What is needed:
Each record has to be returned exactly as it appears.

-------

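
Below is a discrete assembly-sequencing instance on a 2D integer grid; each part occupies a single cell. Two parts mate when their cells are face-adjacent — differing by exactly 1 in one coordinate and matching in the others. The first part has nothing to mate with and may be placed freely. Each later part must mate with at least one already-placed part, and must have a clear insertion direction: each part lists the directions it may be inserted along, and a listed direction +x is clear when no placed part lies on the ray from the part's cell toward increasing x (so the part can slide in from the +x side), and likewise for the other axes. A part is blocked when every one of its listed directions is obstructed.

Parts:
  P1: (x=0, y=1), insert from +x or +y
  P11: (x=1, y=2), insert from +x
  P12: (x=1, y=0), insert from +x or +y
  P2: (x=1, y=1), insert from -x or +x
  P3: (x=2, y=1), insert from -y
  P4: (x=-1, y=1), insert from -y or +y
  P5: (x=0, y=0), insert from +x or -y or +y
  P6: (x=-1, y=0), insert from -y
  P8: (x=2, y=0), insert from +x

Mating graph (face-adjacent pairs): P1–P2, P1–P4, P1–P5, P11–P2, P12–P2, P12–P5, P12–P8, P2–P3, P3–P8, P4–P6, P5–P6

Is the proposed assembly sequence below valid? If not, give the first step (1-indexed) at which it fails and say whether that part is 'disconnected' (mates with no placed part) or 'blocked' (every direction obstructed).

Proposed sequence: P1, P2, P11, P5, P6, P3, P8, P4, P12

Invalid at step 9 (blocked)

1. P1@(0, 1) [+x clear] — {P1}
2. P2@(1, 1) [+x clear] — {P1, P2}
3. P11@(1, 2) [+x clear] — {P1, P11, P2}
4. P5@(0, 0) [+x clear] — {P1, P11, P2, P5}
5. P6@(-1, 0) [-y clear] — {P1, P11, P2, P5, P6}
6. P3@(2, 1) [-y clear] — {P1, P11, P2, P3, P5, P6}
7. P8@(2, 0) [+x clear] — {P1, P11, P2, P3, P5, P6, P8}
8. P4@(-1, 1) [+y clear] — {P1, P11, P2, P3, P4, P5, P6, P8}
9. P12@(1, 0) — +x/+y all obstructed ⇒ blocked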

-------

Expected output:
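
Below is a discrete assembly-sequencing instance on a 2D integer grid; each part occupies a single cell. Two parts mate when their cells are face-adjacent — differing by exactly 1 in one coordinate and matching in the others. The first part has nothing to mate with and may be placed freely. Each later part must mate with at least one already-placed part, and must have a clear insertion direction: each part lists the directions it may be inserted along, and a listed direction +x is clear when no placed part lies on the ray from the part's cell toward increasing x (so the part can slide in from the +x side), and likewise for the other axes. A part is blocked when every one of its listed directions is obstructed.

Parts:
  P1: (x=0, y=1), insert from +x or +y
  P11: (x=1, y=2), insert from +x
  P12: (x=1, y=0), insert from +x or +y
  P2: (x=1, y=1), insert from -x or +x
  P3: (x=2, y=1), insert from -y
  P4: (x=-1, y=1), insert from -y or +y
  P5: (x=0, y=0), insert from +x or -y or +y
  P6: (x=-1, y=0), insert from -y
  P8: (x=2, y=0), insert from +x

Mating graph (face-adjacent pairs): P1–P2, P1–P4, P1–P5, P11–P2, P12–P2, P12–P5, P12–P8, P2–P3, P3–P8, P4–P6, P5–P6

Is the proposed assembly sequence below valid? If not, give the first step (1-indexed) at which it fails and say whether that part is 'disconnected' (mates with no placed part) or 'blocked' (every direction obstructed).

Proposed sequence: P1, P2, P11, P5, P6, P3, P8, P4, P12

Invalid at step 9 (blocked)

1. P1@(0, 1) [+x clear] — {P1}
2. P2@(1, 1) [+x clear] — {P1, P2}
3. P11@(1, 2) [+x clear] — {P1, P11, P2}
4. P5@(0, 0) [+x clear] — {P1, P11, P2, P5}
5. P6@(-1, 0) [-y clear] — {P1, P11, P2, P5, P6}
6. P3@(2, 1) [-y clear] — {P1, P11, P2, P3, P5, P6}
7. P8@(2, 0) [+x clear] — {P1, P11, P2, P3, P5, P6, P8}
8. P4@(-1, 1) [+y clear] — {P1, P11, P2, P3, P4, P5, P6, P8}
9. P12@(1, 0) — +x/+y all obstructed ⇒ blocked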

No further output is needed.